## Given data
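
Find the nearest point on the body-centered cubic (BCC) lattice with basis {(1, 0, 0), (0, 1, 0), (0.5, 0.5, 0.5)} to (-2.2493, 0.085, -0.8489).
(-2, 0, -1)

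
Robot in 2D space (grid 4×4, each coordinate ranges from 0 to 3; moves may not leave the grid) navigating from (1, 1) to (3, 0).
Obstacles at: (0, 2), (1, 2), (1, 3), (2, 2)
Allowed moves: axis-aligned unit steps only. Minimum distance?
3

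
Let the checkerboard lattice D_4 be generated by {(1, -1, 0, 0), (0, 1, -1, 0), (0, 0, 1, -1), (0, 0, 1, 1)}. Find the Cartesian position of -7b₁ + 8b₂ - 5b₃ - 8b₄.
(-7, 15, -21, -3)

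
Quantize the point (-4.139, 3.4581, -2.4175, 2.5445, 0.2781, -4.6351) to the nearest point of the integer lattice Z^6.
(-4, 3, -2, 3, 0, -5)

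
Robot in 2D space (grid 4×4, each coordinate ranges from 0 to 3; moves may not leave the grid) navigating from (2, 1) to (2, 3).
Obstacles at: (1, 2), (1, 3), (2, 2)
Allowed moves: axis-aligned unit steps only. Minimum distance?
4
(one shortest path: (2, 1) → (3, 1) → (3, 2) → (3, 3) → (2, 3))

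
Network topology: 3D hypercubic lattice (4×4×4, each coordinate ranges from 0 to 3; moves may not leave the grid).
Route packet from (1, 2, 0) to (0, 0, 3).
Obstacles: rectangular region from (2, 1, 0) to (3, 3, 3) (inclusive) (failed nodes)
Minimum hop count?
6
(one shortest path: (1, 2, 0) → (0, 2, 0) → (0, 1, 0) → (0, 0, 0) → (0, 0, 1) → (0, 0, 2) → (0, 0, 3))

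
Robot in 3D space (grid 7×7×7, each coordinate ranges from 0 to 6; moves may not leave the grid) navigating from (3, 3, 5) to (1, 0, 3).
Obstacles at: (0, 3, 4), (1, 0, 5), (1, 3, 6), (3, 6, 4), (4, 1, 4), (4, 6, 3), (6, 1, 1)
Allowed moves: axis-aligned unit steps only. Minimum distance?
7
(one shortest path: (3, 3, 5) → (2, 3, 5) → (1, 3, 5) → (1, 2, 5) → (1, 1, 5) → (1, 1, 4) → (1, 0, 4) → (1, 0, 3))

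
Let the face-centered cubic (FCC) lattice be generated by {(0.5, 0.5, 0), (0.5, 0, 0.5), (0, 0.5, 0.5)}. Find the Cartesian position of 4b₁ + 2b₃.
(2, 3, 1)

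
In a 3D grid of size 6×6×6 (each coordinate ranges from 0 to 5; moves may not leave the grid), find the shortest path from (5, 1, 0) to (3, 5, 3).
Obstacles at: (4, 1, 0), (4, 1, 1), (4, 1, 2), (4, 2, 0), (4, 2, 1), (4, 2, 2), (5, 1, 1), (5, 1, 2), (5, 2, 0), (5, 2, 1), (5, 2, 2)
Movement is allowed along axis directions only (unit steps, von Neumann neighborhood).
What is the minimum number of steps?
11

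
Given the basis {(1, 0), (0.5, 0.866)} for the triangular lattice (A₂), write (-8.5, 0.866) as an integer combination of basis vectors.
-9b₁ + b₂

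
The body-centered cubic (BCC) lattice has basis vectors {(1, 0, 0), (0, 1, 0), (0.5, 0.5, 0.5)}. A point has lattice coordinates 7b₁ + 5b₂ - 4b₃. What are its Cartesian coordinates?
(5, 3, -2)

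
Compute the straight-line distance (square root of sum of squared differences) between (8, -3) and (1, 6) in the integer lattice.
11.4018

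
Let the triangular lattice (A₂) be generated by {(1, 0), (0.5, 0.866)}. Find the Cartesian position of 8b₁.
(8, 0)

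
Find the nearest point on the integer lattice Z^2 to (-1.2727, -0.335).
(-1, 0)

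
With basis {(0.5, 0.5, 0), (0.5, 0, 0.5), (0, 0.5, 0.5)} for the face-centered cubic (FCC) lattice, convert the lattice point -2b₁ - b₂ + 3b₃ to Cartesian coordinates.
(-1.5, 0.5, 1)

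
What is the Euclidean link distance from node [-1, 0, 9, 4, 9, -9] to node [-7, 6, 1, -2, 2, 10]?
24.1247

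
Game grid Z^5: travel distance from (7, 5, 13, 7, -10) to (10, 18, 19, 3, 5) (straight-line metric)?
21.3307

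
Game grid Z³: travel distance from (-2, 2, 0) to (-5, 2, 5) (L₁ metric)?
8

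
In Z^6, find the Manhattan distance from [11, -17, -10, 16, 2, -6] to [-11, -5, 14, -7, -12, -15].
104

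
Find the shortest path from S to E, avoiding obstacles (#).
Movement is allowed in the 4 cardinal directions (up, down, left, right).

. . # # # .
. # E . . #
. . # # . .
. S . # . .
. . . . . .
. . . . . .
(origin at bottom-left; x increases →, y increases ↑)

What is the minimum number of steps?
9
(one shortest path: (1, 2) → (2, 2) → (2, 1) → (3, 1) → (4, 1) → (4, 2) → (4, 3) → (4, 4) → (3, 4) → (2, 4))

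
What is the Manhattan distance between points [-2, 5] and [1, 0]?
8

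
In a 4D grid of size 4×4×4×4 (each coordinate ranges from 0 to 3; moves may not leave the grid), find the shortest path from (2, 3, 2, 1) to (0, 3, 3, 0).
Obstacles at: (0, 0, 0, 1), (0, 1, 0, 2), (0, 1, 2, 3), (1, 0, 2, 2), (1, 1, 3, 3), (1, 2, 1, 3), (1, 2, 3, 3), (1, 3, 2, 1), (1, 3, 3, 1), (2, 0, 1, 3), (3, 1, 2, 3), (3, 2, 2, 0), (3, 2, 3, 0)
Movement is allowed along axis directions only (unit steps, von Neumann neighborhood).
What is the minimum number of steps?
4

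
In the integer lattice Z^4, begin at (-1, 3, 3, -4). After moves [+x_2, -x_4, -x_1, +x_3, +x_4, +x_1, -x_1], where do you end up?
(-2, 4, 4, -4)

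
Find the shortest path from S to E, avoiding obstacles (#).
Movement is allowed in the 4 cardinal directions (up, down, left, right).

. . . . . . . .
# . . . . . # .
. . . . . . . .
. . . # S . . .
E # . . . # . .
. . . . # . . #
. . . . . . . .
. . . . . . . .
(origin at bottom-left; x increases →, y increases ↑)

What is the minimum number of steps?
7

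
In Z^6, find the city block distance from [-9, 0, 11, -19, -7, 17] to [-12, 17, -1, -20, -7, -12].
62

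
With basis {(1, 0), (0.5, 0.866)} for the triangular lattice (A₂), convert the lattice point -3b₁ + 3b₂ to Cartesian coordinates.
(-1.5, 2.598)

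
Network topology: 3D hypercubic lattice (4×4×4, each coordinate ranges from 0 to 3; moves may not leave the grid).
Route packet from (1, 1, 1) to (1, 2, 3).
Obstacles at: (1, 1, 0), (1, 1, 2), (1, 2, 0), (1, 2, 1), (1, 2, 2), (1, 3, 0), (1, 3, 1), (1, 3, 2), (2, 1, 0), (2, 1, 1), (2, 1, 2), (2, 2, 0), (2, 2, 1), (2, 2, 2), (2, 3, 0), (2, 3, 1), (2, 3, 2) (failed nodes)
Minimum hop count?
5
(one shortest path: (1, 1, 1) → (0, 1, 1) → (0, 2, 1) → (0, 2, 2) → (0, 2, 3) → (1, 2, 3))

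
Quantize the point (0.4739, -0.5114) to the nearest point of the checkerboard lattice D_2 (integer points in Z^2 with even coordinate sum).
(0, 0)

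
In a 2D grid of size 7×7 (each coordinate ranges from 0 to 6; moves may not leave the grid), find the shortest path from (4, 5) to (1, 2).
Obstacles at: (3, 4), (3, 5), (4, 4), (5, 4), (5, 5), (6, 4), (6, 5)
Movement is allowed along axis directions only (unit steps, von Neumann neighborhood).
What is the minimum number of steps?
8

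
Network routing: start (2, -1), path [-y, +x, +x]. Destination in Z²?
(4, -2)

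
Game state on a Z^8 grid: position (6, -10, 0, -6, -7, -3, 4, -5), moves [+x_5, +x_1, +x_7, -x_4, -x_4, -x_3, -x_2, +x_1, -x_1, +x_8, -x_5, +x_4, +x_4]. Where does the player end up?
(7, -11, -1, -6, -7, -3, 5, -4)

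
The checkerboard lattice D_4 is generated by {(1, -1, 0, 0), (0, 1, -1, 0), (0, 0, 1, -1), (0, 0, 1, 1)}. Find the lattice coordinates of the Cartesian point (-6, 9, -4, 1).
-6b₁ + 3b₂ - b₃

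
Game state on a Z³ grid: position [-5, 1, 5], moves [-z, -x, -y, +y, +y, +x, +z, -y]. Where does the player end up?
(-5, 1, 5)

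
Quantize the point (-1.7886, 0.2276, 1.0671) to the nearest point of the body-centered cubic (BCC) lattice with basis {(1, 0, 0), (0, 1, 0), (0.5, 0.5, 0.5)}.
(-2, 0, 1)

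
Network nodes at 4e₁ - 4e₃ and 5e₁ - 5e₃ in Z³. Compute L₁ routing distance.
2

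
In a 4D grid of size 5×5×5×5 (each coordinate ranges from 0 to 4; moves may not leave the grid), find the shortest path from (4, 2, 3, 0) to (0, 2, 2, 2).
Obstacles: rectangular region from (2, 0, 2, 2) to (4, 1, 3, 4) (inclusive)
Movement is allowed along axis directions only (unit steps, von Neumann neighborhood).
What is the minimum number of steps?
7
(one shortest path: (4, 2, 3, 0) → (3, 2, 3, 0) → (2, 2, 3, 0) → (1, 2, 3, 0) → (0, 2, 3, 0) → (0, 2, 2, 0) → (0, 2, 2, 1) → (0, 2, 2, 2))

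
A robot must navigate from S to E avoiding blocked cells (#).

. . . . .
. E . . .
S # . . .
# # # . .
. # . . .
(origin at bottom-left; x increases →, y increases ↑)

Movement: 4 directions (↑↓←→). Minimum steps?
2
(one shortest path: (0, 2) → (0, 3) → (1, 3))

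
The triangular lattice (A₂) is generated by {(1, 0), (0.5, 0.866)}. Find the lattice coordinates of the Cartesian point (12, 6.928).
8b₁ + 8b₂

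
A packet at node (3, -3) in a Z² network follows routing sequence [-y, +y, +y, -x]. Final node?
(2, -2)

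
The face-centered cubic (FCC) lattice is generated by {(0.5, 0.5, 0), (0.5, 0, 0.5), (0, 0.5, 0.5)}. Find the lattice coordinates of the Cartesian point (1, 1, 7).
-5b₁ + 7b₂ + 7b₃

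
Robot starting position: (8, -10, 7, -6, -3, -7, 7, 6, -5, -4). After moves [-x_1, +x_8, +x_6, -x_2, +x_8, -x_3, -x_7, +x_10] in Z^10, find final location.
(7, -11, 6, -6, -3, -6, 6, 8, -5, -3)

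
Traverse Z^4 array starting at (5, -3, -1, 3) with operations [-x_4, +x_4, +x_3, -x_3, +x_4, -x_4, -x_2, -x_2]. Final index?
(5, -5, -1, 3)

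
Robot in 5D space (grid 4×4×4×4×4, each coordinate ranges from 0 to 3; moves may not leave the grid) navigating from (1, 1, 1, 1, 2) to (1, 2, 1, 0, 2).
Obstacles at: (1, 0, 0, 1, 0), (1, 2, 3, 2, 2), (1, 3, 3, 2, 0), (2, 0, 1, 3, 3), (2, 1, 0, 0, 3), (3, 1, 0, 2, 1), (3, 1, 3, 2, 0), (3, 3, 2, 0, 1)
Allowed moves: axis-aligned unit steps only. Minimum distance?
2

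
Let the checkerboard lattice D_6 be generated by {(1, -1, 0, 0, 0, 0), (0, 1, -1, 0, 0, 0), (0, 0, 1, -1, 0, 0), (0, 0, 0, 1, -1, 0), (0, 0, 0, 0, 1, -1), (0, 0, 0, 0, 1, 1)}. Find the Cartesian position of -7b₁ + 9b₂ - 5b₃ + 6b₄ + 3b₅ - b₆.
(-7, 16, -14, 11, -4, -4)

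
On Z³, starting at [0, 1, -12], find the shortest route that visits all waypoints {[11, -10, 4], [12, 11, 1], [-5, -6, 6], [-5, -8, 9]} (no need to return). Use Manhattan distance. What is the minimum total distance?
83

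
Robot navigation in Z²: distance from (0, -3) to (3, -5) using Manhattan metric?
5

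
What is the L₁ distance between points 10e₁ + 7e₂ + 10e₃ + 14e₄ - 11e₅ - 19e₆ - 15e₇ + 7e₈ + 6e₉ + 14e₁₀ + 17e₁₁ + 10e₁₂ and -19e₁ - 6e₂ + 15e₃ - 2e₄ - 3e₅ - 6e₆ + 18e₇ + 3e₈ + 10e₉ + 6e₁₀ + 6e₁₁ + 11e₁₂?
145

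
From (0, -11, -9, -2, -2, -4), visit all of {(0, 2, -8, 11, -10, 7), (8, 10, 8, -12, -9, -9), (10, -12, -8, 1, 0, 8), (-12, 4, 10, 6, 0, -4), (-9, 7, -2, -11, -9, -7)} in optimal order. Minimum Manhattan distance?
212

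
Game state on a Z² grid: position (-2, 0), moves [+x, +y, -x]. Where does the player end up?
(-2, 1)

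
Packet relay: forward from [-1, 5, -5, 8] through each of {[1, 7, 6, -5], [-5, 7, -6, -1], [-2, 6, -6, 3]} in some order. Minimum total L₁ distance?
38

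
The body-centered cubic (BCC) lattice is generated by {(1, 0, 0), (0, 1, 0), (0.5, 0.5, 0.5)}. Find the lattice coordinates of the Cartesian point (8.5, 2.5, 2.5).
6b₁ + 5b₃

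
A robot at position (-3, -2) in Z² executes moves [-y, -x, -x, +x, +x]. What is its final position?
(-3, -3)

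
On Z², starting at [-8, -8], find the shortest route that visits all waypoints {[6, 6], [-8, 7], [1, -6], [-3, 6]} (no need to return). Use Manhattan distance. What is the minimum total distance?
43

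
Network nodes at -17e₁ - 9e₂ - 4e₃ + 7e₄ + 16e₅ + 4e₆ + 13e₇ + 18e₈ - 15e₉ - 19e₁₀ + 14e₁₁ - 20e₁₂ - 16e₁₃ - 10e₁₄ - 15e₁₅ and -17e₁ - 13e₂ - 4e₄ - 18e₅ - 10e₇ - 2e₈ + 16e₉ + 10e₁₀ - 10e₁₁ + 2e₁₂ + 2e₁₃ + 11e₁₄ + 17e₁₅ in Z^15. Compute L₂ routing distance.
83.0963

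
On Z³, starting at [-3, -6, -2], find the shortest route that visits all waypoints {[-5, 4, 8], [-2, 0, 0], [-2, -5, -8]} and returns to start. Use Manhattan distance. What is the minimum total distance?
58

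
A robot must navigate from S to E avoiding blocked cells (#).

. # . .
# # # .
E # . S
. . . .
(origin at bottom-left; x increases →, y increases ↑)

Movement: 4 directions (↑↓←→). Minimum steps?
5
(one shortest path: (3, 1) → (2, 1) → (2, 0) → (1, 0) → (0, 0) → (0, 1))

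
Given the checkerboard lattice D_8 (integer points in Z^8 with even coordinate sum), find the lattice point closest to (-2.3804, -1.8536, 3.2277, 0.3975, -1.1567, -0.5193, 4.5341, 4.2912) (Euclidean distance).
(-2, -2, 3, 0, -1, -1, 5, 4)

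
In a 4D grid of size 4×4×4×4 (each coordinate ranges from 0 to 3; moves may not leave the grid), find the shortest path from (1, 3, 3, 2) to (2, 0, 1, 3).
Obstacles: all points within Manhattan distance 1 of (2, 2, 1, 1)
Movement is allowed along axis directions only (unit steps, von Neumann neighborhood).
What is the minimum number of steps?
7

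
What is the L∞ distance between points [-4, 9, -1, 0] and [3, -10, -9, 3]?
19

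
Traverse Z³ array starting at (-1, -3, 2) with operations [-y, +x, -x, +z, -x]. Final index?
(-2, -4, 3)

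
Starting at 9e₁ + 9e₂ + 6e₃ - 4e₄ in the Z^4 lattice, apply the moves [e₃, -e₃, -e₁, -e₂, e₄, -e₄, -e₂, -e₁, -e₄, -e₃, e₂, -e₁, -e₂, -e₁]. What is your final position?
(5, 7, 5, -5)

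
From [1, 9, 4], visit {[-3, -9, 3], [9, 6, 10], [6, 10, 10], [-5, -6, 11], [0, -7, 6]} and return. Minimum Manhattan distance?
86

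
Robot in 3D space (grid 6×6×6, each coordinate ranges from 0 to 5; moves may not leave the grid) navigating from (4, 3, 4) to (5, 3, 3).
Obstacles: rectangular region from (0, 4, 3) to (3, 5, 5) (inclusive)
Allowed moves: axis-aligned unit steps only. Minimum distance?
2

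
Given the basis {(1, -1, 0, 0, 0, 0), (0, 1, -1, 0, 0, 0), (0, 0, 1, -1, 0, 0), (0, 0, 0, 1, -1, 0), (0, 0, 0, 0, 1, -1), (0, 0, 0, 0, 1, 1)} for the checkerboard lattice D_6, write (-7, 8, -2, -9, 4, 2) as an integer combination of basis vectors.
-7b₁ + b₂ - b₃ - 10b₄ - 4b₅ - 2b₆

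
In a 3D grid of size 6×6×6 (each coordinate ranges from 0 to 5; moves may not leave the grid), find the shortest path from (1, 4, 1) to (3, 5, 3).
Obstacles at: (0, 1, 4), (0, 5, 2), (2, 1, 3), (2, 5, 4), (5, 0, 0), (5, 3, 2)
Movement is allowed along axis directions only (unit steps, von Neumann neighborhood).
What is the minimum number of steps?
5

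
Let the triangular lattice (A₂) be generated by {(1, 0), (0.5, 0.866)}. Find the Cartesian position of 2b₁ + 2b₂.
(3, 1.732)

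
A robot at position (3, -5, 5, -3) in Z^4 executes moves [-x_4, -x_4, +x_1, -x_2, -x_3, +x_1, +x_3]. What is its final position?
(5, -6, 5, -5)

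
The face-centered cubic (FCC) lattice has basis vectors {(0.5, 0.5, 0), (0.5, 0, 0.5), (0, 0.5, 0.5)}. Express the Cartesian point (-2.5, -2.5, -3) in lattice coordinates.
-2b₁ - 3b₂ - 3b₃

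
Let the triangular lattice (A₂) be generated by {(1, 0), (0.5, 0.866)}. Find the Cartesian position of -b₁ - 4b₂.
(-3, -3.464)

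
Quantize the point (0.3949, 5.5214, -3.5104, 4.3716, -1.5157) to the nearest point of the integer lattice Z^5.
(0, 6, -4, 4, -2)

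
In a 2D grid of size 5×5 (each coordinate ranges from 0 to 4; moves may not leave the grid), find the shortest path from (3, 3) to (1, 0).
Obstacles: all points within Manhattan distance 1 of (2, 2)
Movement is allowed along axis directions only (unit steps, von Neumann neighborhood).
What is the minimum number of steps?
7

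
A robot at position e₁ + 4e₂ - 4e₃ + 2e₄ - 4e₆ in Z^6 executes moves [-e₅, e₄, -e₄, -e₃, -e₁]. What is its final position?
(0, 4, -5, 2, -1, -4)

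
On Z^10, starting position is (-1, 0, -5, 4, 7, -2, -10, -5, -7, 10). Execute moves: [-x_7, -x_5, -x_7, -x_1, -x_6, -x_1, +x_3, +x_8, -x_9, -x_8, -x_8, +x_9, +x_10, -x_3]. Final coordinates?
(-3, 0, -5, 4, 6, -3, -12, -6, -7, 11)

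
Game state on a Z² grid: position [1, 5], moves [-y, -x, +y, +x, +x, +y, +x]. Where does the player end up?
(3, 6)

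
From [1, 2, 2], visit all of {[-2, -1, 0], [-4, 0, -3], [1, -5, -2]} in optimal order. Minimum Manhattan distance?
25
(one optimal route: (1, 2, 2) → (-2, -1, 0) → (-4, 0, -3) → (1, -5, -2))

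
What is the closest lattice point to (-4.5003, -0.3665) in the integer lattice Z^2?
(-5, 0)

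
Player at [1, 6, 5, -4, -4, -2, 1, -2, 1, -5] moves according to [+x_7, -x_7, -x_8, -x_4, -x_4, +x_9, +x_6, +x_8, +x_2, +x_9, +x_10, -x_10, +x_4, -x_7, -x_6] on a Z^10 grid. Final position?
(1, 7, 5, -5, -4, -2, 0, -2, 3, -5)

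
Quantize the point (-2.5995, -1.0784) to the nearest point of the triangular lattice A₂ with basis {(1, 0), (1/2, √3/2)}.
(-2.5, -0.866)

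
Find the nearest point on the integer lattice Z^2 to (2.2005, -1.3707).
(2, -1)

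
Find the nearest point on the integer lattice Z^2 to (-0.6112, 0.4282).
(-1, 0)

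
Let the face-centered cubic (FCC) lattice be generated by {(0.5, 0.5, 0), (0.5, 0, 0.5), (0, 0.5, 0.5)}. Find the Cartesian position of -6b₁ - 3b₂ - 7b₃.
(-4.5, -6.5, -5)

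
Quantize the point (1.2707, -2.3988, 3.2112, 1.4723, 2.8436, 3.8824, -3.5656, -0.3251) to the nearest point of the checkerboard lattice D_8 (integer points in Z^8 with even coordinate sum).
(1, -2, 3, 1, 3, 4, -4, 0)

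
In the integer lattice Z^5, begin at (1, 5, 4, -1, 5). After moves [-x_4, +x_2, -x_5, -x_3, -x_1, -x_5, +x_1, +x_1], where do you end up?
(2, 6, 3, -2, 3)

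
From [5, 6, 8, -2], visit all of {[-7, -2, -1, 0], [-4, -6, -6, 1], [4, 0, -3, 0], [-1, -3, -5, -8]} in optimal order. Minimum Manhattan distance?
64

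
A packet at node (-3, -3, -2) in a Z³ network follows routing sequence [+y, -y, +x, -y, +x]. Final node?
(-1, -4, -2)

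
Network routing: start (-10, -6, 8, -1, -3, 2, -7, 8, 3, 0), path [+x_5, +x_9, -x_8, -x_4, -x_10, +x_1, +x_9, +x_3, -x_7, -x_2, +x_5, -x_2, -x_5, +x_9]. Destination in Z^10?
(-9, -8, 9, -2, -2, 2, -8, 7, 6, -1)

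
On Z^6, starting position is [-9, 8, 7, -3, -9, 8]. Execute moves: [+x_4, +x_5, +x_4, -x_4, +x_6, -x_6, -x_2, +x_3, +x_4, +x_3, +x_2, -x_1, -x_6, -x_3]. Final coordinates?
(-10, 8, 8, -1, -8, 7)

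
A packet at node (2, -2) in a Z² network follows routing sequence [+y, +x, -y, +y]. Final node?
(3, -1)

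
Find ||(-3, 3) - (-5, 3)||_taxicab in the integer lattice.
2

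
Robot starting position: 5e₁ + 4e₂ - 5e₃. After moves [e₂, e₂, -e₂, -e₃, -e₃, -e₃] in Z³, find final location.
(5, 5, -8)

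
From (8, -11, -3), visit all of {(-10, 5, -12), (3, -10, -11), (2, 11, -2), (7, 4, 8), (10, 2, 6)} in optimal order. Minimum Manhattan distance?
100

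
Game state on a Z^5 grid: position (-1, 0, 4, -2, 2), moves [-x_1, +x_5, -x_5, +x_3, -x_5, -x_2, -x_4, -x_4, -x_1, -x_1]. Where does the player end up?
(-4, -1, 5, -4, 1)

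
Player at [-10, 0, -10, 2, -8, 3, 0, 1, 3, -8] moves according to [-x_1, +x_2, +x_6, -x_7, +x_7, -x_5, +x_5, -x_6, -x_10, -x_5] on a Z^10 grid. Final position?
(-11, 1, -10, 2, -9, 3, 0, 1, 3, -9)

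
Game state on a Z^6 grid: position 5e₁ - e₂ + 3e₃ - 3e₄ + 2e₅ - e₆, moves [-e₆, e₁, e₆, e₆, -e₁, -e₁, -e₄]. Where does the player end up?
(4, -1, 3, -4, 2, 0)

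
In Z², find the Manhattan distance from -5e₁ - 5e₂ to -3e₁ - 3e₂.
4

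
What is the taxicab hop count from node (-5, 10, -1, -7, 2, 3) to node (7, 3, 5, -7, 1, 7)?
30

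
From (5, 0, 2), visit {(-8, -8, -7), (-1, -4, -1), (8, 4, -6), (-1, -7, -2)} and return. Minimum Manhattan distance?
74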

## What to work on
Going through the listing above, copy out every line that has the string "size".

## Written response
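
In a 3D grid of size 6×6×6 (each coordinate ranges from 0 to 5; moves may not leave the grid), find the shortest path from (5, 1, 0) to (3, 5, 3).
In a 4D grid of size 4×4×4×4 (each coordinate ranges from 0 to 3; moves may not leave the grid), find the shortest path from (2, 3, 2, 1) to (0, 3, 3, 0).
In a 2D grid of size 7×7 (each coordinate ranges from 0 to 6; moves may not leave the grid), find the shortest path from (4, 5) to (1, 2).
In a 4D grid of size 5×5×5×5 (each coordinate ranges from 0 to 4; moves may not leave the grid), find the shortest path from (4, 2, 3, 0) to (0, 2, 2, 2).
In a 4D grid of size 4×4×4×4 (each coordinate ranges from 0 to 3; moves may not leave the grid), find the shortest path from (1, 3, 3, 2) to (2, 0, 1, 3).
In a 3D grid of size 6×6×6 (each coordinate ranges from 0 to 5; moves may not leave the grid), find the shortest path from (1, 4, 1) to (3, 5, 3).
In a 2D grid of size 5×5 (each coordinate ranges from 0 to 4; moves may not leave the grid), find the shortest path from (3, 3) to (1, 0).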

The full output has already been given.